Task to carry out:
Everything from the line containing "Denver ≻ Houston ≻ Geneva" to the end of the records should be reproduced exactly, and nothing before it.

Raw data:

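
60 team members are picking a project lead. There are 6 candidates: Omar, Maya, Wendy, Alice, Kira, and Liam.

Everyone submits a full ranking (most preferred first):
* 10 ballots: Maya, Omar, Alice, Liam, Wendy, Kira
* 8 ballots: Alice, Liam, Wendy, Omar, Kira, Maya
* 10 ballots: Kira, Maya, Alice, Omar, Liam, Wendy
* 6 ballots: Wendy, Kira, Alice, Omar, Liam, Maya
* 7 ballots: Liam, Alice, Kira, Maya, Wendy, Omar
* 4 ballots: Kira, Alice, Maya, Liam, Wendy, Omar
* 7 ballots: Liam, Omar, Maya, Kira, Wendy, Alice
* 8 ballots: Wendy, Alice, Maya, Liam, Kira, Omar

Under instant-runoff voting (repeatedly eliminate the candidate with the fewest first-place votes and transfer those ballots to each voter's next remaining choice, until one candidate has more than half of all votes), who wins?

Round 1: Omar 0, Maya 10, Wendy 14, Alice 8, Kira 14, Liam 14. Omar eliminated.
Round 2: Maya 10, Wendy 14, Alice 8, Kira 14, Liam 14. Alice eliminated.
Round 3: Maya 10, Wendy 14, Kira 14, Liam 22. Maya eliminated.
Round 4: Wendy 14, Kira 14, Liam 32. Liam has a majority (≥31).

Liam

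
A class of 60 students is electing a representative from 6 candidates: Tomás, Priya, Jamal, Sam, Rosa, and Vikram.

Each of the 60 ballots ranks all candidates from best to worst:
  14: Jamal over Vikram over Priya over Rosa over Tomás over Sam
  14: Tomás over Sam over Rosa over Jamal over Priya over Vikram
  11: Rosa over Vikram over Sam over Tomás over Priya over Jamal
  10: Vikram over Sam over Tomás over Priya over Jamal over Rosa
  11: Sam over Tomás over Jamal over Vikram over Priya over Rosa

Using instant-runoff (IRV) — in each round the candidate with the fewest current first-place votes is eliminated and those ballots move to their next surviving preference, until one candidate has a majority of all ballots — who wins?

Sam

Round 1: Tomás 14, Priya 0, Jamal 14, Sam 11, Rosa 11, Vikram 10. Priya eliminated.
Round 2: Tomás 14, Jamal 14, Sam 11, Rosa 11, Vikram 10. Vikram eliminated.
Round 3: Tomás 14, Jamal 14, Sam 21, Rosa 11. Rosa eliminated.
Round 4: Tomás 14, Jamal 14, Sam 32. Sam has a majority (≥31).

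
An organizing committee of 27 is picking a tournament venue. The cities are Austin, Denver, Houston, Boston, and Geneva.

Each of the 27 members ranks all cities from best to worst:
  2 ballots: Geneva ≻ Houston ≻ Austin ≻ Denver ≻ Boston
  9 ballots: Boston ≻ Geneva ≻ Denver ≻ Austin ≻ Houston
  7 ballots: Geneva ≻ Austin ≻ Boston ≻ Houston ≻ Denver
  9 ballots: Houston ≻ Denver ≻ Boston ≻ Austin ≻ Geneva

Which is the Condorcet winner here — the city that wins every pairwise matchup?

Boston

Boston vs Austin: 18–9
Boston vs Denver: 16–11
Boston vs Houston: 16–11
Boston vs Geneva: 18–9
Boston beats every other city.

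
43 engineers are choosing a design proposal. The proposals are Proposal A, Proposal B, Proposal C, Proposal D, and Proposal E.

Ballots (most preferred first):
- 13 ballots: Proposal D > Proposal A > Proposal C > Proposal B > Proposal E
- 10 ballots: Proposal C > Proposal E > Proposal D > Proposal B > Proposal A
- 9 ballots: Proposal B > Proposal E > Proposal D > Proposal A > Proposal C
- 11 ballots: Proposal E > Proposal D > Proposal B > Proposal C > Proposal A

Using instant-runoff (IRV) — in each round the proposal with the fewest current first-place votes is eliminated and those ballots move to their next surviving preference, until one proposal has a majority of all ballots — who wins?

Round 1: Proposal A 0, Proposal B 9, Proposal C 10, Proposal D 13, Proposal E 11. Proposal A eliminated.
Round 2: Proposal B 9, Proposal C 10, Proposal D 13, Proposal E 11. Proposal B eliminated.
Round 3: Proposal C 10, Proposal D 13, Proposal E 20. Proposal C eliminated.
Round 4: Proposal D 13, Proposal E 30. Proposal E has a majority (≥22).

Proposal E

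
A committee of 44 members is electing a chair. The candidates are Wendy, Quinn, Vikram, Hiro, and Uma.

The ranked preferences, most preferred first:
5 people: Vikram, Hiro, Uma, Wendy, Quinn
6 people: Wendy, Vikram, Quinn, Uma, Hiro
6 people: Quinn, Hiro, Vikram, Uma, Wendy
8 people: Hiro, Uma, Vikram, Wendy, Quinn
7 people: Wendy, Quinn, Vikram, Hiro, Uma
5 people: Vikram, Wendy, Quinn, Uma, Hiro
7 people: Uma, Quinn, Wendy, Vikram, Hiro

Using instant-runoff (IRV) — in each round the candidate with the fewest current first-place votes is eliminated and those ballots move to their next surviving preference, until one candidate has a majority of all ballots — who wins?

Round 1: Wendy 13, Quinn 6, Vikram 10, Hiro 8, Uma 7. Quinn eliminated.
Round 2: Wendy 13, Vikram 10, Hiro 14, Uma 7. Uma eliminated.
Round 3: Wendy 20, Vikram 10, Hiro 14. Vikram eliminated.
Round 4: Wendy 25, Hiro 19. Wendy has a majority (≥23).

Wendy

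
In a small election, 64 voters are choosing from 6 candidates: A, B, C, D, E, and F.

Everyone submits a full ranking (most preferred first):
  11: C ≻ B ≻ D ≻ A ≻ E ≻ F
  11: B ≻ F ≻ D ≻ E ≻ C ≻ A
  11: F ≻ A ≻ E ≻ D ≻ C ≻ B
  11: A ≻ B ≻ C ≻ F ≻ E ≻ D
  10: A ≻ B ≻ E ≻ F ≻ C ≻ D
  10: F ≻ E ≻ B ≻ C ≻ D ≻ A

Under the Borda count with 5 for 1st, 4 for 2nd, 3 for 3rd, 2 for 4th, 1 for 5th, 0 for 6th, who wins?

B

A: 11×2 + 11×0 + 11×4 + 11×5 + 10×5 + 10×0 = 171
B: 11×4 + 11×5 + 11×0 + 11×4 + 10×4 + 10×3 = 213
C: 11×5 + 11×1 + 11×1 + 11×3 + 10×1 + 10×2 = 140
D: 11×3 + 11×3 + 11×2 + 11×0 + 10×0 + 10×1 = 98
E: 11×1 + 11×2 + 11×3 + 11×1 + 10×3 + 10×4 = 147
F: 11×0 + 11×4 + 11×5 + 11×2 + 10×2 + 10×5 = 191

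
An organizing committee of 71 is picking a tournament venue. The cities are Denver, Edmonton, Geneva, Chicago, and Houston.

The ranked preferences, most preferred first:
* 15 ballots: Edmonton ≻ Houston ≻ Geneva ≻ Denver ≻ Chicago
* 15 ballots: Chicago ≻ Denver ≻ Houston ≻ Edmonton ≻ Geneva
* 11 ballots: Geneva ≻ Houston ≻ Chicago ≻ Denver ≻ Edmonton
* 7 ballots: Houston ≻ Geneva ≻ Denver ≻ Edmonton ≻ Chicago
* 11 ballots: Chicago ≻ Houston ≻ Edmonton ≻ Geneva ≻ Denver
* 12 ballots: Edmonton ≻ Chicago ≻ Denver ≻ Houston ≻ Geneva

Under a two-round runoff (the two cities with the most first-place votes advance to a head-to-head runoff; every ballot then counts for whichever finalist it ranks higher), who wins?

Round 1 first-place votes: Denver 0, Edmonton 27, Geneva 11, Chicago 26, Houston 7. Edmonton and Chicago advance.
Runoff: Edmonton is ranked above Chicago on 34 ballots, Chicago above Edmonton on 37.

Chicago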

Response:
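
* 12 ballots: Edmonton ≻ Chicago ≻ Denver ≻ Houston ≻ Geneva

Under a two-round runoff (the two cities with the most first-place votes advance to a head-to-head runoff; every ballot then counts for whichever finalist it ranks higher), who wins?

Round 1 first-place votes: Denver 0, Edmonton 27, Geneva 11, Chicago 26, Houston 7. Edmonton and Chicago advance.
Runoff: Edmonton is ranked above Chicago on 34 ballots, Chicago above Edmonton on 37.

Chicago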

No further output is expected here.